### INFORMATION PROVIDED
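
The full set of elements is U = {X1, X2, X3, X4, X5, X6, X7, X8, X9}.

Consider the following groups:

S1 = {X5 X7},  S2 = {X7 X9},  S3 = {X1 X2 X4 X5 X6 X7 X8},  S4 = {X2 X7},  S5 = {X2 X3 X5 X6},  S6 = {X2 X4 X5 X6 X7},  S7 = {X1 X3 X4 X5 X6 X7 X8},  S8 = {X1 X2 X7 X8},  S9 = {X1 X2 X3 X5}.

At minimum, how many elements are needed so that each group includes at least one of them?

2

Take H = {X5, X7}. Each listed group contains at least one of these, so H is a hitting set of size 2.
The groups S2, S9 are pairwise disjoint, so any hitting set needs a separate element for each — at least 2. Hence 2 is optimal.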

### WORK ITEM
Every line of the material is to be set down again verbatim.

### ANSWER TO THIS EXERCISE
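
The full set of elements is U = {X1, X2, X3, X4, X5, X6, X7, X8, X9}.

Consider the following groups:

S1 = {X5 X7},  S2 = {X7 X9},  S3 = {X1 X2 X4 X5 X6 X7 X8},  S4 = {X2 X7},  S5 = {X2 X3 X5 X6},  S6 = {X2 X4 X5 X6 X7},  S7 = {X1 X3 X4 X5 X6 X7 X8},  S8 = {X1 X2 X7 X8},  S9 = {X1 X2 X3 X5}.

At minimum, how many elements are needed so that each group includes at least one of them?

2

Take H = {X5, X7}. Each listed group contains at least one of these, so H is a hitting set of size 2.
The groups S2, S9 are pairwise disjoint, so any hitting set needs a separate element for each — at least 2. Hence 2 is optimal.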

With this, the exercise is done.